## What is needed
Repeat the material below. Keep every line exactly as written.
[Opening Information shown section]
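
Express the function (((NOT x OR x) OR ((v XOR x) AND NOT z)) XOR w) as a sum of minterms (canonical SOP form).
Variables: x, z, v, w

Σm(0, 2, 4, 6, 8, 10, 12, 14) = (NOT x AND NOT z AND NOT v AND NOT w) OR (NOT x AND NOT z AND v AND NOT w) OR (NOT x AND z AND NOT v AND NOT w) OR (NOT x AND z AND v AND NOT w) OR (x AND NOT z AND NOT v AND NOT w) OR (x AND NOT z AND v AND NOT w) OR (x AND z AND NOT v AND NOT w) OR (x AND z AND v AND NOT w)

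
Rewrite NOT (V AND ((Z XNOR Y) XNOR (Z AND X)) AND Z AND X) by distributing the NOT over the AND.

NOT V OR NOT ((Z XNOR Y) XNOR (Z AND X)) OR NOT Z OR NOT X
De Morgan's: NOT(AND of terms) = OR of negations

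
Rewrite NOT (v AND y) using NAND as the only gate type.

(((v NAND y) NAND (v NAND y)) NAND ((v NAND y) NAND (v NAND y)))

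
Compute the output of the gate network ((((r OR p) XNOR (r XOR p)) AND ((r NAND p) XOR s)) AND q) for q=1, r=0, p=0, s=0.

Substituting: ((((0 OR 0) XNOR (0 XOR 0)) AND ((0 NAND 0) XOR 0)) AND 1)
= 1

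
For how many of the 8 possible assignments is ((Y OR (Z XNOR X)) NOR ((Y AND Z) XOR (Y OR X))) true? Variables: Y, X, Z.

Satisfying assignments: (0,0,1)
Count: 1 out of 8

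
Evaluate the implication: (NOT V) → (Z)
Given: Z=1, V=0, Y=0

Antecedent (NOT V) = 1; consequent (Z) = 1.
1 → 1 = 1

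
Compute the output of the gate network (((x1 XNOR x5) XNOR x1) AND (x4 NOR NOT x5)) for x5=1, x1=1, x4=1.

Substituting: (((1 XNOR 1) XNOR 1) AND (1 NOR NOT 1))
= 0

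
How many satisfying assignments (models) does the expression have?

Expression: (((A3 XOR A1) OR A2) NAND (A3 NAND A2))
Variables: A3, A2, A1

Satisfying assignments: (0,0,0), (1,0,1), (1,1,0), (1,1,1)
Count: 4 out of 8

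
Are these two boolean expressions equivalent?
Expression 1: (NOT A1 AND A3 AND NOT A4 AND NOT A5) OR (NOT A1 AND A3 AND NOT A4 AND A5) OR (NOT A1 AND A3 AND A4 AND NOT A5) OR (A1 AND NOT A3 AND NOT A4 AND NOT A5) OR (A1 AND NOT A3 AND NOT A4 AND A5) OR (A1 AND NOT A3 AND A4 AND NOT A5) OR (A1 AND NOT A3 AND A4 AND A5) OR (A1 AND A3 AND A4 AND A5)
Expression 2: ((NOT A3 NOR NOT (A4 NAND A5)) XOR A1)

Yes, they are equivalent — the two output columns agree on all 16 assignments:
A1 | A3 | A4 | A5 | Expression 1 | Expression 2
-----------------------------------------------
0 | 0 | 0 | 0 | 0 | 0
0 | 0 | 0 | 1 | 0 | 0
0 | 0 | 1 | 0 | 0 | 0
0 | 0 | 1 | 1 | 0 | 0
0 | 1 | 0 | 0 | 1 | 1
0 | 1 | 0 | 1 | 1 | 1
0 | 1 | 1 | 0 | 1 | 1
0 | 1 | 1 | 1 | 0 | 0
1 | 0 | 0 | 0 | 1 | 1
1 | 0 | 0 | 1 | 1 | 1
1 | 0 | 1 | 0 | 1 | 1
1 | 0 | 1 | 1 | 1 | 1
1 | 1 | 0 | 0 | 0 | 0
1 | 1 | 0 | 1 | 0 | 0
1 | 1 | 1 | 0 | 0 | 0
1 | 1 | 1 | 1 | 1 | 1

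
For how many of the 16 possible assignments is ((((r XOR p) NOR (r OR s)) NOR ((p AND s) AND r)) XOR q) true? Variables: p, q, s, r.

Satisfying assignments: (0,0,0,1), (0,0,1,0), (0,0,1,1), (0,1,0,0), (1,0,0,0), (1,0,0,1), (1,0,1,0), (1,1,1,1)
Count: 8 out of 16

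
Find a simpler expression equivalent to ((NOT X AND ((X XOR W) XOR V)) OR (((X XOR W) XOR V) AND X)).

By distribution ((E AND v) OR (E AND NOT v) = E):
= ((X XOR W) XOR V)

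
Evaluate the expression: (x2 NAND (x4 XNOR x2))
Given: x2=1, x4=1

Substituting: (1 NAND (1 XNOR 1))
= 0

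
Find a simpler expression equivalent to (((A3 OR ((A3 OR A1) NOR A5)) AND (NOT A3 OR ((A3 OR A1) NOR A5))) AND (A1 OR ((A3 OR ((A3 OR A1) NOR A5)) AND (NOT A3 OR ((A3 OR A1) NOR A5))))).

By absorption (E AND (E OR v) = E) then distribution ((E OR v) AND (E OR NOT v) = E):
= ((A3 OR A1) NOR A5)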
[Closing Information shown section]
## Output of the task
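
Express the function (((NOT x OR x) OR ((v XOR x) AND NOT z)) XOR w) as a sum of minterms (canonical SOP form).
Variables: x, z, v, w

Σm(0, 2, 4, 6, 8, 10, 12, 14) = (NOT x AND NOT z AND NOT v AND NOT w) OR (NOT x AND NOT z AND v AND NOT w) OR (NOT x AND z AND NOT v AND NOT w) OR (NOT x AND z AND v AND NOT w) OR (x AND NOT z AND NOT v AND NOT w) OR (x AND NOT z AND v AND NOT w) OR (x AND z AND NOT v AND NOT w) OR (x AND z AND v AND NOT w)

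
Rewrite NOT (V AND ((Z XNOR Y) XNOR (Z AND X)) AND Z AND X) by distributing the NOT over the AND.

NOT V OR NOT ((Z XNOR Y) XNOR (Z AND X)) OR NOT Z OR NOT X
De Morgan's: NOT(AND of terms) = OR of negations

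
Rewrite NOT (v AND y) using NAND as the only gate type.

(((v NAND y) NAND (v NAND y)) NAND ((v NAND y) NAND (v NAND y)))

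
Compute the output of the gate network ((((r OR p) XNOR (r XOR p)) AND ((r NAND p) XOR s)) AND q) for q=1, r=0, p=0, s=0.

Substituting: ((((0 OR 0) XNOR (0 XOR 0)) AND ((0 NAND 0) XOR 0)) AND 1)
= 1

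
For how many of the 8 possible assignments is ((Y OR (Z XNOR X)) NOR ((Y AND Z) XOR (Y OR X))) true? Variables: Y, X, Z.

Satisfying assignments: (0,0,1)
Count: 1 out of 8

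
Evaluate the implication: (NOT V) → (Z)
Given: Z=1, V=0, Y=0

Antecedent (NOT V) = 1; consequent (Z) = 1.
1 → 1 = 1

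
Compute the output of the gate network (((x1 XNOR x5) XNOR x1) AND (x4 NOR NOT x5)) for x5=1, x1=1, x4=1.

Substituting: (((1 XNOR 1) XNOR 1) AND (1 NOR NOT 1))
= 0

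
How many satisfying assignments (models) does the expression have?

Expression: (((A3 XOR A1) OR A2) NAND (A3 NAND A2))
Variables: A3, A2, A1

Satisfying assignments: (0,0,0), (1,0,1), (1,1,0), (1,1,1)
Count: 4 out of 8

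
Are these two boolean expressions equivalent?
Expression 1: (NOT A1 AND A3 AND NOT A4 AND NOT A5) OR (NOT A1 AND A3 AND NOT A4 AND A5) OR (NOT A1 AND A3 AND A4 AND NOT A5) OR (A1 AND NOT A3 AND NOT A4 AND NOT A5) OR (A1 AND NOT A3 AND NOT A4 AND A5) OR (A1 AND NOT A3 AND A4 AND NOT A5) OR (A1 AND NOT A3 AND A4 AND A5) OR (A1 AND A3 AND A4 AND A5)
Expression 2: ((NOT A3 NOR NOT (A4 NAND A5)) XOR A1)

Yes, they are equivalent — the two output columns agree on all 16 assignments:
A1 | A3 | A4 | A5 | Expression 1 | Expression 2
-----------------------------------------------
0 | 0 | 0 | 0 | 0 | 0
0 | 0 | 0 | 1 | 0 | 0
0 | 0 | 1 | 0 | 0 | 0
0 | 0 | 1 | 1 | 0 | 0
0 | 1 | 0 | 0 | 1 | 1
0 | 1 | 0 | 1 | 1 | 1
0 | 1 | 1 | 0 | 1 | 1
0 | 1 | 1 | 1 | 0 | 0
1 | 0 | 0 | 0 | 1 | 1
1 | 0 | 0 | 1 | 1 | 1
1 | 0 | 1 | 0 | 1 | 1
1 | 0 | 1 | 1 | 1 | 1
1 | 1 | 0 | 0 | 0 | 0
1 | 1 | 0 | 1 | 0 | 0
1 | 1 | 1 | 0 | 0 | 0
1 | 1 | 1 | 1 | 1 | 1

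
For how many of the 16 possible assignments is ((((r XOR p) NOR (r OR s)) NOR ((p AND s) AND r)) XOR q) true? Variables: p, q, s, r.

Satisfying assignments: (0,0,0,1), (0,0,1,0), (0,0,1,1), (0,1,0,0), (1,0,0,0), (1,0,0,1), (1,0,1,0), (1,1,1,1)
Count: 8 out of 16

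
Find a simpler expression equivalent to ((NOT X AND ((X XOR W) XOR V)) OR (((X XOR W) XOR V) AND X)).

By distribution ((E AND v) OR (E AND NOT v) = E):
= ((X XOR W) XOR V)

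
Evaluate the expression: (x2 NAND (x4 XNOR x2))
Given: x2=1, x4=1

Substituting: (1 NAND (1 XNOR 1))
= 0

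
Find a simpler expression equivalent to (((A3 OR ((A3 OR A1) NOR A5)) AND (NOT A3 OR ((A3 OR A1) NOR A5))) AND (A1 OR ((A3 OR ((A3 OR A1) NOR A5)) AND (NOT A3 OR ((A3 OR A1) NOR A5))))).

By absorption (E AND (E OR v) = E) then distribution ((E OR v) AND (E OR NOT v) = E):
= ((A3 OR A1) NOR A5)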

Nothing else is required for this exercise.